Start of Excerpted records

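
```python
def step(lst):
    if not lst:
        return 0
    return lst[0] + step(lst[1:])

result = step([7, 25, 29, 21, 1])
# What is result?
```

7 + 25 + 29 + 21 + 1 + 0 = 83

Answer: 83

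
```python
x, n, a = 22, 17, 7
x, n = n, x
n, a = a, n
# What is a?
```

Trace:
`x, n, a = 22, 17, 7` → x = 22; n = 17; a = 7
`x, n = n, x` → x = 17; n = 22
`n, a = a, n` → n = 7; a = 22
So a = 22

Answer: 22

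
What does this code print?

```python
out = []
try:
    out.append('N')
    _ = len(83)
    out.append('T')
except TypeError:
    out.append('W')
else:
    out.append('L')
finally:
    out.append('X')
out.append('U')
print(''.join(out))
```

Execution trace: 'N' (try body) → 'W' (except TypeError) → 'X' (finally) → 'U' (after the try/except). Output: NWXU

Answer: NWXU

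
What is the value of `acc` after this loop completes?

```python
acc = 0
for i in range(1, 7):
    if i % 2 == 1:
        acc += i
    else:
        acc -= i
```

Add odd, subtract even
`acc` takes the values: 0 → 1 → -1 → 2 → -2 → 3 → -3

Answer: -3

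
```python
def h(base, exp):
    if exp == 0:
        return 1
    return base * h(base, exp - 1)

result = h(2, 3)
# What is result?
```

h(2, 3) = 2 * 2 * 2 = 8

Answer: 8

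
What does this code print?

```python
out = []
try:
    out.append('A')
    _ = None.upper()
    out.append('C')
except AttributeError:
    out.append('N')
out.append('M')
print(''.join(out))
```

Execution trace: 'A' (try body) → 'N' (except AttributeError) → 'M' (after the try/except). Output: ANM

Answer: ANM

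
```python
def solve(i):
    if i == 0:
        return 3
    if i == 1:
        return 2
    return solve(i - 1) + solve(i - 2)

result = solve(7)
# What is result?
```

Build up from base cases: solve(0)=3, solve(1)=2, solve(2)=5, solve(3)=7, solve(4)=12, solve(5)=19, solve(6)=31, ..., solve(7)=50

Answer: 50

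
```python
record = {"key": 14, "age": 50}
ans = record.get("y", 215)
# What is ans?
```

Trace:
`record = {"key": 14, "age": 50}` → record = {'key': 14, 'age': 50}
`ans = record.get("y", 215)` → ans = 215
So ans = 215

Answer: 215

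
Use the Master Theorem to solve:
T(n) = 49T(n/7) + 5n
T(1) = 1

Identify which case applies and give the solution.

a=49, b=7, f(n)=5n. log_7(49) = 2. Since c=1 < 2, Case 1 applies: T(n) = Θ(n^log_b(a)) = O(n^2).

Answer: O(n^2) - Case 1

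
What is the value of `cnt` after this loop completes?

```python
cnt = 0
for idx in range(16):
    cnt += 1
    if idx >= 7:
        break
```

Loop breaks when idx reaches 7, cnt is 8
`cnt` takes the values: 0 → 1 → 2 → 3 → 4 → 5 → 6 → 7 → 8

Answer: 8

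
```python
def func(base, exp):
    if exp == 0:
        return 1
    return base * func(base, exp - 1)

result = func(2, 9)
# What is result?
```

func(2, 9) = 2 * 2 * 2 * 2 * 2 * 2 * 2 * 2 * 2 = 512

Answer: 512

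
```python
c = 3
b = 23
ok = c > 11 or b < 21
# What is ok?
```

Trace:
`c = 3` → c = 3
`b = 23` → b = 23
`ok = c > 11 or b < 21` → ok = False
So ok = False

Answer: False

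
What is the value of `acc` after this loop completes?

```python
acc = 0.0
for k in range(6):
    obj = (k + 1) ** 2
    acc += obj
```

Sum of squared losses 1² + 2² + ... + 6²
`acc` takes the values: 0.0 → 1.0 → 5.0 → 14.0 → 30.0 → 55.0 → 91.0

Answer: 91.0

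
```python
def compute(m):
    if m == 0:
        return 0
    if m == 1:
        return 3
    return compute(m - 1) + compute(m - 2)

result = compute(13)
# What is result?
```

Build up from base cases: compute(0)=0, compute(1)=3, compute(2)=3, compute(3)=6, compute(4)=9, compute(5)=15, compute(6)=24, ..., compute(13)=699

Answer: 699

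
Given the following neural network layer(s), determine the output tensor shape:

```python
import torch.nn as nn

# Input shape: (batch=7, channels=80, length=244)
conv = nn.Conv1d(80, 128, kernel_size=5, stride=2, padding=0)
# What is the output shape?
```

Input: (7, 80, 244) -> Output: (7, 128, 120)

Answer: (7, 128, 120)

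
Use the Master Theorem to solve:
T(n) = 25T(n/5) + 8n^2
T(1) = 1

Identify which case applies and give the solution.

a=25, b=5, f(n)=8n^2. log_5(25) = 2. Since c=2 = 2, Case 2 applies: T(n) = Θ(n^log_b(a) · log n) = O(n^2 log n).

Answer: O(n^2 log n) - Case 2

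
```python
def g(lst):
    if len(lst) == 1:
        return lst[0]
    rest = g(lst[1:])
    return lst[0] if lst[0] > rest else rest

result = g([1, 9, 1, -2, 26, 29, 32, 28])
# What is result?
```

Recursive max over [1, 9, 1, -2, 26, 29, 32, 28] = 32

Answer: 32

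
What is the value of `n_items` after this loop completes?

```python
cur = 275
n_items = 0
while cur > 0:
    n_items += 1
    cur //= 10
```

Count digits by repeated division by 10
`n_items` takes the values: 0 → 1 → 2 → 3

Answer: 3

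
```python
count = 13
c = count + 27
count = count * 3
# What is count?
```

Trace:
`count = 13` → count = 13
`c = count + 27` → c = 40
`count = count * 3` → count = 39
So count = 39

Answer: 39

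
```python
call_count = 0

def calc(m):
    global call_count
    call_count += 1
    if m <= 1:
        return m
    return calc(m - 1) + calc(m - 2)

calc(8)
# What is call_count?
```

Calls(m) = 1 + Calls(m-1) + Calls(m-2); Calls(0)=Calls(1)=1. For m=8 this gives 67.

Answer: 67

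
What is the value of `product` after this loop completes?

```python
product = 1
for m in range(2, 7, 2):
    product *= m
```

Product of even numbers 2 to 6
`product` takes the values: 1 → 2 → 8 → 48

Answer: 48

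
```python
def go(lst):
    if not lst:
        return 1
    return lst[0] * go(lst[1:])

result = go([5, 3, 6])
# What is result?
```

Product over [5, 3, 6] = 5 * 3 * 6 = 90

Answer: 90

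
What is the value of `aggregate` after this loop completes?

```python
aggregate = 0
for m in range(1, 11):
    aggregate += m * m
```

Sum of squares 1² to 10² = 385
`aggregate` takes the values: 0 → 1 → 5 → 14 → 30 → 55 → 91 → 140 → 204 → 285 → 385

Answer: 385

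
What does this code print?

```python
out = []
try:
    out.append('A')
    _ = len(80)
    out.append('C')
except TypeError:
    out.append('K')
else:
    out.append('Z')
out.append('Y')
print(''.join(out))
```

Execution trace: 'A' (try body) → 'K' (except TypeError) → 'Y' (after the try/except). Output: AKY

Answer: AKY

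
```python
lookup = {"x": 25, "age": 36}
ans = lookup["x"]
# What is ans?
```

Trace:
`lookup = {"x": 25, "age": 36}` → lookup = {'x': 25, 'age': 36}
`ans = lookup["x"]` → ans = 25
So ans = 25

Answer: 25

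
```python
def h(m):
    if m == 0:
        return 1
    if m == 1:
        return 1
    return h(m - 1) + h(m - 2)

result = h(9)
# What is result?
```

Build up from base cases: h(0)=1, h(1)=1, h(2)=2, h(3)=3, h(4)=5, h(5)=8, h(6)=13, ..., h(9)=55

Answer: 55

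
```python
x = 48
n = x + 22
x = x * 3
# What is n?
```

Trace:
`x = 48` → x = 48
`n = x + 22` → n = 70
`x = x * 3` → x = 144
So n = 70

Answer: 70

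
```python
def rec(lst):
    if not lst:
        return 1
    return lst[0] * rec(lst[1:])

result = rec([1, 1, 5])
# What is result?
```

Product over [1, 1, 5] = 1 * 1 * 5 = 5

Answer: 5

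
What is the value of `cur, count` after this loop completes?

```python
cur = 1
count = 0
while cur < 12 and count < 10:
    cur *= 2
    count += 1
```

Double until >= 12 or 10 iterations
`cur, count` takes the values: (1, 0) → (2, 0) → (2, 1) → (4, 1) → (4, 2) → (8, 2) → (8, 3) → (16, 3) → (16, 4)

Answer: 16, 4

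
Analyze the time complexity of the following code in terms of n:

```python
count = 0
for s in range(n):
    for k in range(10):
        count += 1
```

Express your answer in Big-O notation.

Each loop level contributes: n × 1. Multiplying the contributions gives O(n).

Answer: O(n)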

End of Excerpted records

**Your task:**
Which lines in the data above contain "step"? Show each one.

**Solution to this problem:**
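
def step(lst):
    return lst[0] + step(lst[1:])
result = step([7, 25, 29, 21, 1])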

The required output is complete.